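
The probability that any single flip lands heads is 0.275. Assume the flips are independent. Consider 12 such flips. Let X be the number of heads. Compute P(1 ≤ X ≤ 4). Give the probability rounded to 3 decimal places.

0.766

X ~ Binomial(12, 0.275); P(1 ≤ X ≤ 4) = Σ C(12,k) p^k (1−p)^(12−k) over k:
  k=1: C(12,1)·0.275^1·0.725^11 = 0.09599
  k=2: C(12,2)·0.275^2·0.725^10 = 0.20026
  k=3: C(12,3)·0.275^3·0.725^9 = 0.25320
  k=4: C(12,4)·0.275^4·0.725^8 = 0.21609
Total = 0.76554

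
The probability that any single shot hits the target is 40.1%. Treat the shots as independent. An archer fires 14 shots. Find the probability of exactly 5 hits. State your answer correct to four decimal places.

X ~ Binomial(n=14, p=0.401).
P(X=5) = C(14,5) · p^5 · (1−p)^9
= 2002 · 0.010369 · 0.0099275 = 0.206076

0.2061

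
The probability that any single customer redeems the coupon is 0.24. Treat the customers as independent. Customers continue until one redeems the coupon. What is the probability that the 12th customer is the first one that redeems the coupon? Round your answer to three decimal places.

Geometric (trials to first success), p = 0.24.
P(Y = 12) = (1−p)^11 · p = 0.04886 · 0.24 = 0.01173

0.012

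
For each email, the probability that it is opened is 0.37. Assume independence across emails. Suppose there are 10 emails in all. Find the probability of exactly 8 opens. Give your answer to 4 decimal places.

X ~ Binomial(n=10, p=0.37).
P(X=8) = C(10,8) · p^8 · (1−p)^2
= 45 · 0.00035125 · 0.3969 = 0.006273

0.0063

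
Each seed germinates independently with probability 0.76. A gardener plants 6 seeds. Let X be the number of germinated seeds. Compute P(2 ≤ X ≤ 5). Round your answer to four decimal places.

0.8035

X ~ Binomial(6, 0.76); P(2 ≤ X ≤ 5) = Σ C(6,k) p^k (1−p)^(6−k) over k:
  k=2: C(6,2)·0.76^2·0.24^4 = 0.028745
  k=3: C(6,3)·0.76^3·0.24^3 = 0.121368
  k=4: C(6,4)·0.76^4·0.24^2 = 0.288249
  k=5: C(6,5)·0.76^5·0.24^1 = 0.365116
Total = 0.803478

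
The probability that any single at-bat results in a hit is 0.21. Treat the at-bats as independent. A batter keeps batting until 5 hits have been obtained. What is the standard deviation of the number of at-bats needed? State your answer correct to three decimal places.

Y = total at-bats until the fifth success; negative binomial with r=5, p=0.21.
SD(Y) = √[r(1−p)/p²] = √(89.56916) = 9.46410

9.464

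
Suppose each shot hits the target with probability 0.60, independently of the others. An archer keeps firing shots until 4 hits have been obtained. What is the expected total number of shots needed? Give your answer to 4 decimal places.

6.6667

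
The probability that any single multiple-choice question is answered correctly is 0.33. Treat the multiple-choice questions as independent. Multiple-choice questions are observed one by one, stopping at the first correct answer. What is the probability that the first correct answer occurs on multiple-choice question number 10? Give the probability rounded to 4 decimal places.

Geometric (trials to first success), p = 0.33.
P(Y = 10) = (1−p)^9 · p = 0.027207 · 0.33 = 0.008978

0.0090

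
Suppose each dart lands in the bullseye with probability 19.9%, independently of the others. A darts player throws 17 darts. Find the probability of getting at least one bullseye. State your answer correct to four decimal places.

P(at least one) = 1 − P(none) = 1 − (1 − 0.199)^17
= 1 − 0.023001 = 0.976999

0.9770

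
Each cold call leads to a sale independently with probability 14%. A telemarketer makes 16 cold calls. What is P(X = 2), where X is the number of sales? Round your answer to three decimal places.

0.285

X ~ Binomial(n=16, p=0.14).
P(X=2) = C(16,2) · p^2 · (1−p)^14
= 120 · 0.0196 · 0.12105 = 0.28472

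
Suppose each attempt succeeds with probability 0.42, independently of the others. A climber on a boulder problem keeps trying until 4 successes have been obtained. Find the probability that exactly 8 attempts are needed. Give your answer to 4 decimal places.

0.1232

Y = trial on which the fourth success occurs; negative binomial, r=4, p=0.42.
P(Y=8) = C(7,3) · p^4 · (1−p)^4
= 35 · 0.031117 · 0.11316 = 0.123247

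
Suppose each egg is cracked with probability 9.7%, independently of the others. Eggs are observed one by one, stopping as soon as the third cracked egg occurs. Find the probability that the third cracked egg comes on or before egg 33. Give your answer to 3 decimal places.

0.633

Finishing within 33 eggs ⇔ at least 3 successes in the first 33. With X ~ Binomial(33, 0.097), P(Y ≤ 33) = 1 − P(X ≤ 2).
  k=0: C(33,0)·0.097^0·0.903^33 = 0.03449
  k=1: C(33,1)·0.097^1·0.903^32 = 0.12226
  k=2: C(33,2)·0.097^2·0.903^31 = 0.21013
1 − 0.36689 = 0.63311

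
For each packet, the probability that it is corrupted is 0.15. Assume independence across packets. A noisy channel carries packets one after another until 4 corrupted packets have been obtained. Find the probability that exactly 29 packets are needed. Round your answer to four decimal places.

0.0285

Y = trial on which the fourth success occurs; negative binomial, r=4, p=0.15.
P(Y=29) = C(28,3) · p^4 · (1−p)^25
= 3276 · 0.00050625 · 0.017198 = 0.028522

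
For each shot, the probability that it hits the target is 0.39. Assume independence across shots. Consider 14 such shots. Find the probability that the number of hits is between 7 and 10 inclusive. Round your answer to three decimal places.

0.277

X ~ Binomial(14, 0.39); P(7 ≤ X ≤ 10) = Σ C(14,k) p^k (1−p)^(14−k) over k:
  k=7: C(14,7)·0.39^7·0.61^7 = 0.14802
  k=8: C(14,8)·0.39^8·0.61^6 = 0.08280
  k=9: C(14,9)·0.39^9·0.61^5 = 0.03529
  k=10: C(14,10)·0.39^10·0.61^4 = 0.01128
Total = 0.27740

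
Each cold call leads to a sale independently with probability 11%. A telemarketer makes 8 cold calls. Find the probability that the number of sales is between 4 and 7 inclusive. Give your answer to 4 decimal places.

X ~ Binomial(8, 0.11); P(4 ≤ X ≤ 7) = Σ C(8,k) p^k (1−p)^(8−k) over k:
  k=4: C(8,4)·0.11^4·0.89^4 = 0.006430
  k=5: C(8,5)·0.11^5·0.89^3 = 0.000636
  k=6: C(8,6)·0.11^6·0.89^2 = 0.000039
  k=7: C(8,7)·0.11^7·0.89^1 = 0.000001
Total = 0.007107

0.0071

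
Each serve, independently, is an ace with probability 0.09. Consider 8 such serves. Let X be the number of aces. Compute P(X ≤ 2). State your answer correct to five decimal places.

0.97111

X ~ Binomial(8, 0.09); P(X ≤ 2) = Σ C(8,k) p^k (1−p)^(8−k) over k:
  k=0: C(8,0)·0.09^0·0.91^8 = 0.4702525
  k=1: C(8,1)·0.09^1·0.91^7 = 0.3720679
  k=2: C(8,2)·0.09^2·0.91^6 = 0.1287927
Total = 0.9711132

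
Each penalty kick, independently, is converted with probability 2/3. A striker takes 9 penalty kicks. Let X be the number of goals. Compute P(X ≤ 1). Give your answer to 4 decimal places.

0.0010

X ~ Binomial(9, 0.666667); P(X ≤ 1) = Σ C(9,k) p^k (1−p)^(9−k) over k:
  k=0: C(9,0)·0.666667^0·0.333333^9 = 0.000051
  k=1: C(9,1)·0.666667^1·0.333333^8 = 0.000914
Total = 0.000965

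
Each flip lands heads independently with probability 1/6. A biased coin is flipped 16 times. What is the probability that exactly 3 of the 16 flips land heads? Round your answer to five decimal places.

0.24231

X ~ Binomial(n=16, p=0.166667).
P(X=3) = C(16,3) · p^3 · (1−p)^13
= 560 · 0.0046296 · 0.093464 = 0.2423138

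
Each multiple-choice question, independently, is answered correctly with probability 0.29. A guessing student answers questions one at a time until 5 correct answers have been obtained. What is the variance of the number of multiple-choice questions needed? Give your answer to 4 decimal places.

Y = total multiple-choice questions until the fifth success; negative binomial with r=5, p=0.29.
Var(Y) = r(1−p)/p² = 5·0.71 / 0.29² = 42.211653

42.2117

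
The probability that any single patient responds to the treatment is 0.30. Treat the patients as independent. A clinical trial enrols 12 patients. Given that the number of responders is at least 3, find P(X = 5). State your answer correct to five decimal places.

X ~ Binomial(12, 0.30). Want P(X=5 | X≥3) = P(X=5) / P(X≥3).
P(X=5) = C(12,5)·0.30^5·0.70^7 = 0.1584958
P(X≥3) = 1 − 0.0138413 − 0.0711838 − 0.1677903 = 0.7471847
Ratio = 0.1584958 / 0.7471847 = 0.2121240

0.21212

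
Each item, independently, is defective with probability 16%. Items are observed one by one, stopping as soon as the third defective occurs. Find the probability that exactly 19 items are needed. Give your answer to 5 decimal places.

Y = trial on which the third success occurs; negative binomial, r=3, p=0.16.
P(Y=19) = C(18,2) · p^3 · (1−p)^16
= 153 · 0.004096 · 0.061442 = 0.0385053

0.03851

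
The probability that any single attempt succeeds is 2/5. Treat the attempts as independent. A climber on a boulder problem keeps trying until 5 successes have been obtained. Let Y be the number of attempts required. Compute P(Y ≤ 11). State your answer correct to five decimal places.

Finishing within 11 attempts ⇔ at least 5 successes in the first 11. With X ~ Binomial(11, 0.40), P(Y ≤ 11) = 1 − P(X ≤ 4).
  k=0: C(11,0)·0.40^0·0.60^11 = 0.0036280
  k=1: C(11,1)·0.40^1·0.60^10 = 0.0266051
  k=2: C(11,2)·0.40^2·0.60^9 = 0.0886837
  k=3: C(11,3)·0.40^3·0.60^8 = 0.1773674
  k=4: C(11,4)·0.40^4·0.60^7 = 0.2364899
1 − 0.5327742 = 0.4672258

0.46723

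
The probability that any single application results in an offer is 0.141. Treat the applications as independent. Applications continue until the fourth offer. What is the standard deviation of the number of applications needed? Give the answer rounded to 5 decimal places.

13.14642

Y = total applications until the fourth success; negative binomial with r=4, p=0.141.
SD(Y) = √[r(1−p)/p²] = √(172.8283286) = 13.1464188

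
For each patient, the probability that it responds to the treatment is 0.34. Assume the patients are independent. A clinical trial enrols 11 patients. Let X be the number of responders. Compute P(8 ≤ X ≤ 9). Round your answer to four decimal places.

X ~ Binomial(11, 0.34); P(8 ≤ X ≤ 9) = Σ C(11,k) p^k (1−p)^(11−k) over k:
  k=8: C(11,8)·0.34^8·0.66^3 = 0.008471
  k=9: C(11,9)·0.34^9·0.66^2 = 0.001455
Total = 0.009926

0.0099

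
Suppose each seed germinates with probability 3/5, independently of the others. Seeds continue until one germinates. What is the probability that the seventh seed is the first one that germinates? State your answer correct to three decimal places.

0.002

Geometric (trials to first success), p = 0.60.
P(Y = 7) = (1−p)^6 · p = 0.004096 · 0.60 = 0.00246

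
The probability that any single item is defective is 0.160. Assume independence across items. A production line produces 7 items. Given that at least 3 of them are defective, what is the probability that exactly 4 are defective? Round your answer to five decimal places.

X ~ Binomial(7, 0.16). Want P(X=4 | X≥3) = P(X=4) / P(X≥3).
P(X=4) = C(7,4)·0.16^4·0.84^3 = 0.0135952
P(X≥3) = 1 − 0.2950903 − 0.3934538 − 0.2248307 = 0.0866251
Ratio = 0.0135952 / 0.0866251 = 0.1569430

0.15694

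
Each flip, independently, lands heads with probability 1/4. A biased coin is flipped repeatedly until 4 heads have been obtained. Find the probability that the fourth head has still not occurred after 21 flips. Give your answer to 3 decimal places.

Needing more than 21 flips ⇔ fewer than 4 successes in the first 21. With X ~ Binomial(21, 0.25), P(Y > 21) = P(X ≤ 3).
  k=0: C(21,0)·0.25^0·0.75^21 = 0.00238
  k=1: C(21,1)·0.25^1·0.75^20 = 0.01665
  k=2: C(21,2)·0.25^2·0.75^19 = 0.05550
  k=3: C(21,3)·0.25^3·0.75^18 = 0.11716
P(X ≤ 3) = 0.19168

0.192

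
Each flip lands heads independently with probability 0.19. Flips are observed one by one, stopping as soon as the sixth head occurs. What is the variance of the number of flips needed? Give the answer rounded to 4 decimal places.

134.6260

Y = total flips until the sixth success; negative binomial with r=6, p=0.19.
Var(Y) = r(1−p)/p² = 6·0.81 / 0.19² = 134.626039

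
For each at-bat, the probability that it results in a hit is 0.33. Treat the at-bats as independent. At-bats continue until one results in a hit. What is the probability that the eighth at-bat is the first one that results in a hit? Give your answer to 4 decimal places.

0.0200

Geometric (trials to first success), p = 0.33.
P(Y = 8) = (1−p)^7 · p = 0.060607 · 0.33 = 0.020000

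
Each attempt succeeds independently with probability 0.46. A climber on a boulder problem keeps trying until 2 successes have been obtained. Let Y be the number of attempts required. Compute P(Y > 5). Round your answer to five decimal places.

Needing more than 5 attempts ⇔ fewer than 2 successes in the first 5. With X ~ Binomial(5, 0.46), P(Y > 5) = P(X ≤ 1).
  k=0: C(5,0)·0.46^0·0.54^5 = 0.0459165
  k=1: C(5,1)·0.46^1·0.54^4 = 0.1955703
P(X ≤ 1) = 0.2414868

0.24149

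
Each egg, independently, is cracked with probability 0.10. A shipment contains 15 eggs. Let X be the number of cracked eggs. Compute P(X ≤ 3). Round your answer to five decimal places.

0.94444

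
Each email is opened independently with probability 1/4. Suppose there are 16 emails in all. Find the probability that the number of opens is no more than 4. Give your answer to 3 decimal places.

0.630

X ~ Binomial(16, 0.25); P(X ≤ 4) = Σ C(16,k) p^k (1−p)^(16−k) over k:
  k=0: C(16,0)·0.25^0·0.75^16 = 0.01002
  k=1: C(16,1)·0.25^1·0.75^15 = 0.05345
  k=2: C(16,2)·0.25^2·0.75^14 = 0.13363
  k=3: C(16,3)·0.25^3·0.75^13 = 0.20788
  k=4: C(16,4)·0.25^4·0.75^12 = 0.22520
Total = 0.63019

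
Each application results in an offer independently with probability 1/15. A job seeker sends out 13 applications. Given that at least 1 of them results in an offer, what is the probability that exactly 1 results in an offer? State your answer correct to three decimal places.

0.640

X ~ Binomial(13, 0.066667). Want P(X=1 | X≥1) = P(X=1) / P(X≥1).
P(X=1) = C(13,1)·0.066667^1·0.933333^12 = 0.37870
P(X≥1) = 1 − 0.40783 = 0.59217
Ratio = 0.37870 / 0.59217 = 0.63951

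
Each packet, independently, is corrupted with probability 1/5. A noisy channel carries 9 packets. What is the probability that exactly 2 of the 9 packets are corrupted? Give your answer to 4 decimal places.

X ~ Binomial(n=9, p=0.20).
P(X=2) = C(9,2) · p^2 · (1−p)^7
= 36 · 0.04 · 0.20972 = 0.301990

0.3020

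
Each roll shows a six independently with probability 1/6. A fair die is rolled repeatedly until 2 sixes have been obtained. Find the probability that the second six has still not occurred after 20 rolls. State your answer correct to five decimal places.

0.13042

Needing more than 20 rolls ⇔ fewer than 2 successes in the first 20. With X ~ Binomial(20, 0.166667), P(Y > 20) = P(X ≤ 1).
  k=0: C(20,0)·0.166667^0·0.833333^20 = 0.0260841
  k=1: C(20,1)·0.166667^1·0.833333^19 = 0.1043362
P(X ≤ 1) = 0.1304203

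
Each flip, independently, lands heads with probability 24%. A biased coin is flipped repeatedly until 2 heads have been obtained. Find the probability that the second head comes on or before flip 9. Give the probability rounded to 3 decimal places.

Finishing within 9 flips ⇔ at least 2 successes in the first 9. With X ~ Binomial(9, 0.24), P(Y ≤ 9) = 1 − P(X ≤ 1).
  k=0: C(9,0)·0.24^0·0.76^9 = 0.08459
  k=1: C(9,1)·0.24^1·0.76^8 = 0.24042
1 − 0.32501 = 0.67499

0.675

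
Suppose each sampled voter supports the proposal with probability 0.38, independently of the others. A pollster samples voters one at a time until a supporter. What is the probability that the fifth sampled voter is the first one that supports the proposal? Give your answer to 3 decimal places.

Geometric (trials to first success), p = 0.38.
P(Y = 5) = (1−p)^4 · p = 0.14776 · 0.38 = 0.05615

0.056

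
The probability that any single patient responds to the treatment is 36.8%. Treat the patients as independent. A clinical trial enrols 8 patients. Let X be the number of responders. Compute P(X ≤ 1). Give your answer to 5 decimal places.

X ~ Binomial(8, 0.368); P(X ≤ 1) = Σ C(8,k) p^k (1−p)^(8−k) over k:
  k=0: C(8,0)·0.368^0·0.632^8 = 0.0254529
  k=1: C(8,1)·0.368^1·0.632^7 = 0.1185652
Total = 0.1440181

0.14402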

□ □ □ □ □

**Work to complete:**
After locating the line containing "Suppose each sampled", give that line and every later line of the listing again exactly, up to and including the last.

**Solved exercise:**
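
Suppose each sampled voter supports the proposal with probability 0.38, independently of the others. A pollster samples voters one at a time until a supporter. What is the probability that the fifth sampled voter is the first one that supports the proposal? Give your answer to 3 decimal places.

Geometric (trials to first success), p = 0.38.
P(Y = 5) = (1−p)^4 · p = 0.14776 · 0.38 = 0.05615

0.056

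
The probability that any single patient responds to the treatment is 36.8%. Treat the patients as independent. A clinical trial enrols 8 patients. Let X be the number of responders. Compute P(X ≤ 1). Give your answer to 5 decimal places.

X ~ Binomial(8, 0.368); P(X ≤ 1) = Σ C(8,k) p^k (1−p)^(8−k) over k:
  k=0: C(8,0)·0.368^0·0.632^8 = 0.0254529
  k=1: C(8,1)·0.368^1·0.632^7 = 0.1185652
Total = 0.1440181

0.14402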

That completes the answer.